Return the listing in full. Keep every word as it stands.
══════════════════════════════
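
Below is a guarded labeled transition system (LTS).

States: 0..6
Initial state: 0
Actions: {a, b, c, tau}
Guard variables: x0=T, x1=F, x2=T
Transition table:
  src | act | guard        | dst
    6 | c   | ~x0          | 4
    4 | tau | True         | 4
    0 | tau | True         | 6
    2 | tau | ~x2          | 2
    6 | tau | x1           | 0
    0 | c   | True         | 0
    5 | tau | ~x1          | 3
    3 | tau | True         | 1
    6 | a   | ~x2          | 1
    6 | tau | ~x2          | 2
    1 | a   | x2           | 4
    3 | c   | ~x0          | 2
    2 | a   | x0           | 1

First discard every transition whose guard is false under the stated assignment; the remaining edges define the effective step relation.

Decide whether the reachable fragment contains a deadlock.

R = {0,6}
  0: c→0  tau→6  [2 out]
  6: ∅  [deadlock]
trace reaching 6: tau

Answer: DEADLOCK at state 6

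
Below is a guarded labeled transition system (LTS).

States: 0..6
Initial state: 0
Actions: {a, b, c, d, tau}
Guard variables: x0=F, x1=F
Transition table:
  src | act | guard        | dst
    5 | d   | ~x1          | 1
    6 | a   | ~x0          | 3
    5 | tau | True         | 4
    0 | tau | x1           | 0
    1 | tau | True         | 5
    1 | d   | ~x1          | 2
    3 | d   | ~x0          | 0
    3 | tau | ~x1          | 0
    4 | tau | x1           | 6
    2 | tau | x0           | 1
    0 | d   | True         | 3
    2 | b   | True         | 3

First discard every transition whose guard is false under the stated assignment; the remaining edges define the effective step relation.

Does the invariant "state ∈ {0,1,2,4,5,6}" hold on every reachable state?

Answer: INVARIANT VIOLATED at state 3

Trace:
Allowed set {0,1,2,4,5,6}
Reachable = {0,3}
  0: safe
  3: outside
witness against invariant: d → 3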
══════════════════════════════
* [RESULT]:
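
Below is a guarded labeled transition system (LTS).

States: 0..6
Initial state: 0
Actions: {a, b, c, tau}
Guard variables: x0=T, x1=F, x2=T
Transition table:
  src | act | guard        | dst
    6 | c   | ~x0          | 4
    4 | tau | True         | 4
    0 | tau | True         | 6
    2 | tau | ~x2          | 2
    6 | tau | x1           | 0
    0 | c   | True         | 0
    5 | tau | ~x1          | 3
    3 | tau | True         | 1
    6 | a   | ~x2          | 1
    6 | tau | ~x2          | 2
    1 | a   | x2           | 4
    3 | c   | ~x0          | 2
    2 | a   | x0           | 1

First discard every transition whose guard is false under the stated assignment; the remaining edges define the effective step relation.

Decide whether the reachable fragment contains a deadlock.

R = {0,6}
  0: c→0  tau→6  [2 out]
  6: ∅  [deadlock]
trace reaching 6: tau

Answer: DEADLOCK at state 6

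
Below is a guarded labeled transition system (LTS).

States: 0..6
Initial state: 0
Actions: {a, b, c, d, tau}
Guard variables: x0=F, x1=F
Transition table:
  src | act | guard        | dst
    5 | d   | ~x1          | 1
    6 | a   | ~x0          | 3
    5 | tau | True         | 4
    0 | tau | x1           | 0
    1 | tau | True         | 5
    1 | d   | ~x1          | 2
    3 | d   | ~x0          | 0
    3 | tau | ~x1          | 0
    4 | tau | x1           | 6
    2 | tau | x0           | 1
    0 | d   | True         | 3
    2 | b   | True         | 3

First discard every transition whose guard is false under the stated assignment; the remaining edges define the effective step relation.

Does the invariant "state ∈ {0,1,2,4,5,6}" hold on every reachable state?

Answer: INVARIANT VIOLATED at state 3

Trace:
Allowed set {0,1,2,4,5,6}
Reachable = {0,3}
  0: safe
  3: outside
witness against invariant: d → 3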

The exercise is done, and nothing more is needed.